Activity — Would you reproduce exactly the lines below from the one holding "What is [CrO₄²⁻]" through the one holding "Calculate the minimum", inclusive, and no others?

____________

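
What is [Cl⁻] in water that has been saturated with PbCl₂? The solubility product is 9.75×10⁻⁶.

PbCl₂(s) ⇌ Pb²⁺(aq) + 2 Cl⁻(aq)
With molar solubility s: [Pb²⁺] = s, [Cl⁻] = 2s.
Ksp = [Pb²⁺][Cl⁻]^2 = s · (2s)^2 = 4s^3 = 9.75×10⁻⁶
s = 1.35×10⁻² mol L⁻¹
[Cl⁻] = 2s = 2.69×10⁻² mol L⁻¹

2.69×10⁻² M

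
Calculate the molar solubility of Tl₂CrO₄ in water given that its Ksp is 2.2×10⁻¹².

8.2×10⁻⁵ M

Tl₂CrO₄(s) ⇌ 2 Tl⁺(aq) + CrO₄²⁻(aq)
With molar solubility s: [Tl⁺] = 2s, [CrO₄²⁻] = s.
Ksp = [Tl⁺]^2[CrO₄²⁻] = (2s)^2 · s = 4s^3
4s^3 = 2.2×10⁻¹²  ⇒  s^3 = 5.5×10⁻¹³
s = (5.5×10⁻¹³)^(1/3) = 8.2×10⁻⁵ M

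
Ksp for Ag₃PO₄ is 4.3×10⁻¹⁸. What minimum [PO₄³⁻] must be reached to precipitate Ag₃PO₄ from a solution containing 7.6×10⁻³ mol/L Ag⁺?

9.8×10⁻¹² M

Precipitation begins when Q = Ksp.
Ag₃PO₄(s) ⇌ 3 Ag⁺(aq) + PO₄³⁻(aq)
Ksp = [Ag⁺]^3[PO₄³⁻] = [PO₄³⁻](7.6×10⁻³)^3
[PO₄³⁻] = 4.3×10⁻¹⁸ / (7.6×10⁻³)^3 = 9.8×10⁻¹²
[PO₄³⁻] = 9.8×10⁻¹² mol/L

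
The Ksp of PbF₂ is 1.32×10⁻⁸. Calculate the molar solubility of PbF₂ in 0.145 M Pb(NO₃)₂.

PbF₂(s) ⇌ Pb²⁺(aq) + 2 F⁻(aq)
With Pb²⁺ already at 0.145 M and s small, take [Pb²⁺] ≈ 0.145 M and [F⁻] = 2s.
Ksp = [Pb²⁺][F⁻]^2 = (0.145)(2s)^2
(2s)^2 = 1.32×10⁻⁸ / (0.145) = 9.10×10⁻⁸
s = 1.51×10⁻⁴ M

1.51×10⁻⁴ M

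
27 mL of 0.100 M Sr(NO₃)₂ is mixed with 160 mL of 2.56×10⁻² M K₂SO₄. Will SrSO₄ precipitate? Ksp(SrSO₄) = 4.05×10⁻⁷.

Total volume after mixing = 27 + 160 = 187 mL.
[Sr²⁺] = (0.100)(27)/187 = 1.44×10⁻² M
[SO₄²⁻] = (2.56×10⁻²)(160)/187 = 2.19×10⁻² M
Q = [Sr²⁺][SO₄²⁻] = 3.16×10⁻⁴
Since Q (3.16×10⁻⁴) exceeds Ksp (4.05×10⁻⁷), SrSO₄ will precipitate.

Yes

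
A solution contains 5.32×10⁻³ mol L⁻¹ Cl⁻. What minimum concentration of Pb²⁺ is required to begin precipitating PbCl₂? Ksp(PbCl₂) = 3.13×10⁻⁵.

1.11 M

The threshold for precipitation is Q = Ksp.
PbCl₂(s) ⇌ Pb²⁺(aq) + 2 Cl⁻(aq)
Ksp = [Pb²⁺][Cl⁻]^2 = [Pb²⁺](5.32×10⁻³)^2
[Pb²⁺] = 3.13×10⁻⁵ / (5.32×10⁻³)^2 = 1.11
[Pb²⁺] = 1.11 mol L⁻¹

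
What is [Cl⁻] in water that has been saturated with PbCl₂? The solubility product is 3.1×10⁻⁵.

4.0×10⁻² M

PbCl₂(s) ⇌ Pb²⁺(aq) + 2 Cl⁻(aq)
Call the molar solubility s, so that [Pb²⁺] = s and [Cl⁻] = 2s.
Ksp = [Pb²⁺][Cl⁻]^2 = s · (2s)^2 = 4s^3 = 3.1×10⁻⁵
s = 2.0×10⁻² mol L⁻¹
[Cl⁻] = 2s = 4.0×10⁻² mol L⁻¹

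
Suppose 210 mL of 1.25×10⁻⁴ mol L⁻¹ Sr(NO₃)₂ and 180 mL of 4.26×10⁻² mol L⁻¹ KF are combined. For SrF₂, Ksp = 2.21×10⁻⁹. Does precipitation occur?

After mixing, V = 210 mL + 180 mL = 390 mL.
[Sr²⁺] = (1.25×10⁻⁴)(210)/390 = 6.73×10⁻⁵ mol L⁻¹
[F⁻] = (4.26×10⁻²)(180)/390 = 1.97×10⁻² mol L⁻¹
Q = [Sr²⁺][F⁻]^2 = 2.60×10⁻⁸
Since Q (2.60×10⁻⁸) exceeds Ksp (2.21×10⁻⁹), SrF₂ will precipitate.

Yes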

____________

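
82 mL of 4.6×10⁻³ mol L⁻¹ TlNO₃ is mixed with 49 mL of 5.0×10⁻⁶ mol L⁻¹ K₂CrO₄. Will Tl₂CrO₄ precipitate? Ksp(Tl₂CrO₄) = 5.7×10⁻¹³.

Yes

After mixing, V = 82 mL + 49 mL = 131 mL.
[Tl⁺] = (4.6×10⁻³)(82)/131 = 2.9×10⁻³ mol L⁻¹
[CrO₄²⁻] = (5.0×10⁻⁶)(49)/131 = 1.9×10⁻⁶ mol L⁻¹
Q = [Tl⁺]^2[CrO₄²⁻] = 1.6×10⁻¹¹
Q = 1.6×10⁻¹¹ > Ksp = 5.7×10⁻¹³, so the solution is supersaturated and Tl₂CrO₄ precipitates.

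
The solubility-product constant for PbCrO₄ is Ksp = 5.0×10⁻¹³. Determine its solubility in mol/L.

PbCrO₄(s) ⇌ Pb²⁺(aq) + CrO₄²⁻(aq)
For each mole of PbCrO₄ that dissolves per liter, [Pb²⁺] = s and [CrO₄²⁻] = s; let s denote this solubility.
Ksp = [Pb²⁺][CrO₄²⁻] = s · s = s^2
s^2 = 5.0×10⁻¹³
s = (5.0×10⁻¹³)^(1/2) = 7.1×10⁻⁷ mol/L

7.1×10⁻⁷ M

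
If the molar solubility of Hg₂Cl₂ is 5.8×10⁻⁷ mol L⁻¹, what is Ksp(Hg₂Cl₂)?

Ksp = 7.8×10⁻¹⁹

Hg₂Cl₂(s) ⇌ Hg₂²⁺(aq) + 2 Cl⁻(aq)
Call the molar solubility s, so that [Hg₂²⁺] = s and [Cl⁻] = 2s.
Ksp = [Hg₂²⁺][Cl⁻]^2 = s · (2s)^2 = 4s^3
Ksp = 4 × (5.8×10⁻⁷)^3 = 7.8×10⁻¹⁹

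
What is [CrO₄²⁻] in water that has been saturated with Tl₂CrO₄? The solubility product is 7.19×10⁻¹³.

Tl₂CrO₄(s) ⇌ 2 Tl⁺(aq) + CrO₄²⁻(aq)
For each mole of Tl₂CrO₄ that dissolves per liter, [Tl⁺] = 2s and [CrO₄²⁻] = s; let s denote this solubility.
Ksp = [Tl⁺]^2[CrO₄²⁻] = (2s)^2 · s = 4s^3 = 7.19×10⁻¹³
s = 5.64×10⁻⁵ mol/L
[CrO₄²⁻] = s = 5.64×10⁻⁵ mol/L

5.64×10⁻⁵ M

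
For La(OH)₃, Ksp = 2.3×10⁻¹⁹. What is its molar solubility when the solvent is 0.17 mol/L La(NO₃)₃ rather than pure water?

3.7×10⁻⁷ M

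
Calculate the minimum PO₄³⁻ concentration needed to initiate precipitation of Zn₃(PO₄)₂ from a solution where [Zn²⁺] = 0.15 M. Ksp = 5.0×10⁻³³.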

____________

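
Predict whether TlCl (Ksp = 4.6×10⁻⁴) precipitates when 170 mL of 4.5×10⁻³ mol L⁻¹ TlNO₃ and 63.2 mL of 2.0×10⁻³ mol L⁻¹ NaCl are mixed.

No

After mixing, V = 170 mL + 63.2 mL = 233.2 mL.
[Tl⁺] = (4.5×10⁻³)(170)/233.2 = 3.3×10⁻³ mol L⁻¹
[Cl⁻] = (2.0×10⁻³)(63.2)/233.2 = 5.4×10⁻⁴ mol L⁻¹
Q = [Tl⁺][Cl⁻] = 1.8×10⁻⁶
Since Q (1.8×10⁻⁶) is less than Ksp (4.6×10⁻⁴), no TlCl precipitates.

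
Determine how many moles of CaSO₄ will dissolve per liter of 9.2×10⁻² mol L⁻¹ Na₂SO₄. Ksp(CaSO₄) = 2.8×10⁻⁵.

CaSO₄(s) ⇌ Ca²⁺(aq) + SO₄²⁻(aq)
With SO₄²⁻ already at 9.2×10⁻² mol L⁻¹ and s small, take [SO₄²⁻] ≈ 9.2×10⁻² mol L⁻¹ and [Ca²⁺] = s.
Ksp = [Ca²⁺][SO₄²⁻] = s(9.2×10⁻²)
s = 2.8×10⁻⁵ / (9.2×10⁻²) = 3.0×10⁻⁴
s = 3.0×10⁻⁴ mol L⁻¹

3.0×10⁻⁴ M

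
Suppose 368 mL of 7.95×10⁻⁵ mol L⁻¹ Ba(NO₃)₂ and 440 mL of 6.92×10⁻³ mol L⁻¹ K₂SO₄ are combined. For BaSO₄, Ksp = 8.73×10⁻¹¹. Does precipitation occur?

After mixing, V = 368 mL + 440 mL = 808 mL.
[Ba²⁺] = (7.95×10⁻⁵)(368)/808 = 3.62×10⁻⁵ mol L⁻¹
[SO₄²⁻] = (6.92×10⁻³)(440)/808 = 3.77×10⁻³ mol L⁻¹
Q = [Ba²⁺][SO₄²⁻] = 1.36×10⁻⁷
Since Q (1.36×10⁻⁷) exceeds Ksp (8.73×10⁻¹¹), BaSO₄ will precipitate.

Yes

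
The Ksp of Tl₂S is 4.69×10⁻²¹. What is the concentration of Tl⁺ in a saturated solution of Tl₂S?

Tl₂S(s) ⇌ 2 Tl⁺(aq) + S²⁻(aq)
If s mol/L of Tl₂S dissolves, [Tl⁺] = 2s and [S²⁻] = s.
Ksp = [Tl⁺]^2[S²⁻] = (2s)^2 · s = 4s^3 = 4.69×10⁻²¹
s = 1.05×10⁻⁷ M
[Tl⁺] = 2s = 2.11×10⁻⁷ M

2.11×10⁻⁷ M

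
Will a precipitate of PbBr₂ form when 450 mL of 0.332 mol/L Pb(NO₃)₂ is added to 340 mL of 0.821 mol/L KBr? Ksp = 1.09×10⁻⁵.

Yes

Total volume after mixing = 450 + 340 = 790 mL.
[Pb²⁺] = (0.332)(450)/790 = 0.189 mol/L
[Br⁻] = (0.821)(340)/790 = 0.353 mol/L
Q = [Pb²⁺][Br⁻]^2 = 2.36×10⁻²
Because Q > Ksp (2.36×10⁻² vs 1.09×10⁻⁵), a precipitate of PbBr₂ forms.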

____________

Answer below —
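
What is [CrO₄²⁻] in water that has been saturated with Tl₂CrO₄? The solubility product is 7.19×10⁻¹³.

Tl₂CrO₄(s) ⇌ 2 Tl⁺(aq) + CrO₄²⁻(aq)
For each mole of Tl₂CrO₄ that dissolves per liter, [Tl⁺] = 2s and [CrO₄²⁻] = s; let s denote this solubility.
Ksp = [Tl⁺]^2[CrO₄²⁻] = (2s)^2 · s = 4s^3 = 7.19×10⁻¹³
s = 5.64×10⁻⁵ mol/L
[CrO₄²⁻] = s = 5.64×10⁻⁵ mol/L

5.64×10⁻⁵ M

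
For La(OH)₃, Ksp = 2.3×10⁻¹⁹. What is its molar solubility when the solvent is 0.17 mol/L La(NO₃)₃ rather than pure water?

3.7×10⁻⁷ M

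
Calculate the minimum PO₄³⁻ concentration needed to initiate precipitation of Zn₃(PO₄)₂ from a solution where [Zn²⁺] = 0.15 M. Ksp = 5.0×10⁻³³.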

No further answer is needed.